Problem details -
Retype only the lines at the head of the records, first through the one with "Answer: 38848/5 ≈ 7769.6", exactly as written.

Stored data:
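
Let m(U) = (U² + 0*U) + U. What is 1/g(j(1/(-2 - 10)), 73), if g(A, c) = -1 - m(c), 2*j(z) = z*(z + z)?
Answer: -1/5403 ≈ -0.00018508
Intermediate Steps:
m(U) = U + U² (m(U) = (U² + 0) + U = U² + U = U + U²)
j(z) = z² (j(z) = (z*(z + z))/2 = (z*(2*z))/2 = (2*z²)/2 = z²)
g(A, c) = -1 - c*(1 + c)
1/g(j(1/(-2 - 10)), 73) = 1/(-1 - 1*73*(1 + 73)) = 1/(-1 - 1*73*74) = 1/(-1 - 5402) = 1/(-5403) = -1/5403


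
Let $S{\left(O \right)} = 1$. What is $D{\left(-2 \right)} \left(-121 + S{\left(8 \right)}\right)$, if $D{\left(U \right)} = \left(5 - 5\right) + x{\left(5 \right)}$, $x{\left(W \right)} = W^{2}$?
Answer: $-3000$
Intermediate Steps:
$D{\left(U \right)} = 25$ ($D{\left(U \right)} = \left(5 - 5\right) + 5^{2} = 0 + 25 = 25$)
$D{\left(-2 \right)} \left(-121 + S{\left(8 \right)}\right) = 25 \left(-121 + 1\right) = 25 \left(-120\right) = -3000$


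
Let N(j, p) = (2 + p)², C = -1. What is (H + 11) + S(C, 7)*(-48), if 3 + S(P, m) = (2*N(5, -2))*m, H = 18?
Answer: 173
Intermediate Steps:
S(P, m) = -3 (S(P, m) = -3 + (2*(2 - 2)²)*m = -3 + (2*0²)*m = -3 + (2*0)*m = -3 + 0*m = -3 + 0 = -3)
(H + 11) + S(C, 7)*(-48) = (18 + 11) - 3*(-48) = 29 + 144 = 173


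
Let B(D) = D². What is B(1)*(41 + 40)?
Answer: 81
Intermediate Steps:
B(1)*(41 + 40) = 1²*(41 + 40) = 1*81 = 81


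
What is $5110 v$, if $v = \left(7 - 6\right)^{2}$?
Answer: $5110$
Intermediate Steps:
$v = 1$ ($v = 1^{2} = 1$)
$5110 v = 5110 \cdot 1 = 5110$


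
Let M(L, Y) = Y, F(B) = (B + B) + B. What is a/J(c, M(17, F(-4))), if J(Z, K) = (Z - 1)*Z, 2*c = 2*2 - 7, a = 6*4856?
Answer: 38848/5 ≈ 7769.6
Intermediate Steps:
a = 29136
F(B) = 3*B (F(B) = 2*B + B = 3*B)
c = -3/2 (c = (2*2 - 7)/2 = (4 - 7)/2 = (1/2)*(-3) = -3/2 ≈ -1.5000)
J(Z, K) = Z*(-1 + Z) (J(Z, K) = (-1 + Z)*Z = Z*(-1 + Z))
a/J(c, M(17, F(-4))) = 29136/((-3*(-1 - 3/2)/2)) = 29136/((-3/2*(-5/2))) = 29136/(15/4) = 29136*(4/15) = 38848/5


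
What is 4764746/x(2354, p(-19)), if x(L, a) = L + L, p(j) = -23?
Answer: 2382373/2354 ≈ 1012.1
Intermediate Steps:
x(L, a) = 2*L
4764746/x(2354, p(-19)) = 4764746/((2*2354)) = 4764746/4708 = 4764746*(1/4708) = 2382373/2354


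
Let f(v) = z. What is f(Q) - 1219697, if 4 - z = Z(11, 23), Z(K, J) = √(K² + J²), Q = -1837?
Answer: -1219693 - 5*√26 ≈ -1.2197e+6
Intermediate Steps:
Z(K, J) = √(J² + K²)
z = 4 - 5*√26 (z = 4 - √(23² + 11²) = 4 - √(529 + 121) = 4 - √650 = 4 - 5*√26 ≈ -21.495)
f(v) = 4 - 5*√26
f(Q) - 1219697 = (4 - 5*√26) - 1219697 = -1219693 - 5*√26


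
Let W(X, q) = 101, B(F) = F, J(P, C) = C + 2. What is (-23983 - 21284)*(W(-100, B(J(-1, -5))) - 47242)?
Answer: 2133931647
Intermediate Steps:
J(P, C) = 2 + C
(-23983 - 21284)*(W(-100, B(J(-1, -5))) - 47242) = (-23983 - 21284)*(101 - 47242) = -45267*(-47141) = 2133931647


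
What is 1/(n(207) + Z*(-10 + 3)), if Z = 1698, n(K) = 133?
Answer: -1/11753 ≈ -8.5085e-5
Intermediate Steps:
1/(n(207) + Z*(-10 + 3)) = 1/(133 + 1698*(-10 + 3)) = 1/(133 + 1698*(-7)) = 1/(133 - 11886) = 1/(-11753) = -1/11753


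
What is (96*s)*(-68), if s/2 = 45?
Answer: -587520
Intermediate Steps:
s = 90 (s = 2*45 = 90)
(96*s)*(-68) = (96*90)*(-68) = 8640*(-68) = -587520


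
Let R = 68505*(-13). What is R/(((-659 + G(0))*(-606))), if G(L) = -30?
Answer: -22835/10706 ≈ -2.1329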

Task result -
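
Let m(U) = (U² + 0*U) + U. What is 1/g(j(1/(-2 - 10)), 73), if g(A, c) = -1 - m(c), 2*j(z) = z*(z + z)?
Answer: -1/5403 ≈ -0.00018508
Intermediate Steps:
m(U) = U + U² (m(U) = (U² + 0) + U = U² + U = U + U²)
j(z) = z² (j(z) = (z*(z + z))/2 = (z*(2*z))/2 = (2*z²)/2 = z²)
g(A, c) = -1 - c*(1 + c)
1/g(j(1/(-2 - 10)), 73) = 1/(-1 - 1*73*(1 + 73)) = 1/(-1 - 1*73*74) = 1/(-1 - 5402) = 1/(-5403) = -1/5403


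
Let $S{\left(O \right)} = 1$. What is $D{\left(-2 \right)} \left(-121 + S{\left(8 \right)}\right)$, if $D{\left(U \right)} = \left(5 - 5\right) + x{\left(5 \right)}$, $x{\left(W \right)} = W^{2}$?
Answer: $-3000$
Intermediate Steps:
$D{\left(U \right)} = 25$ ($D{\left(U \right)} = \left(5 - 5\right) + 5^{2} = 0 + 25 = 25$)
$D{\left(-2 \right)} \left(-121 + S{\left(8 \right)}\right) = 25 \left(-121 + 1\right) = 25 \left(-120\right) = -3000$


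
Let N(j, p) = (2 + p)², C = -1. What is (H + 11) + S(C, 7)*(-48), if 3 + S(P, m) = (2*N(5, -2))*m, H = 18?
Answer: 173
Intermediate Steps:
S(P, m) = -3 (S(P, m) = -3 + (2*(2 - 2)²)*m = -3 + (2*0²)*m = -3 + (2*0)*m = -3 + 0*m = -3 + 0 = -3)
(H + 11) + S(C, 7)*(-48) = (18 + 11) - 3*(-48) = 29 + 144 = 173


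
Let B(D) = D². What is B(1)*(41 + 40)?
Answer: 81
Intermediate Steps:
B(1)*(41 + 40) = 1²*(41 + 40) = 1*81 = 81


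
What is $5110 v$, if $v = \left(7 - 6\right)^{2}$?
Answer: $5110$
Intermediate Steps:
$v = 1$ ($v = 1^{2} = 1$)
$5110 v = 5110 \cdot 1 = 5110$


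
Let M(L, Y) = Y, F(B) = (B + B) + B. What is a/J(c, M(17, F(-4))), if J(Z, K) = (Z - 1)*Z, 2*c = 2*2 - 7, a = 6*4856?
Answer: 38848/5 ≈ 7769.6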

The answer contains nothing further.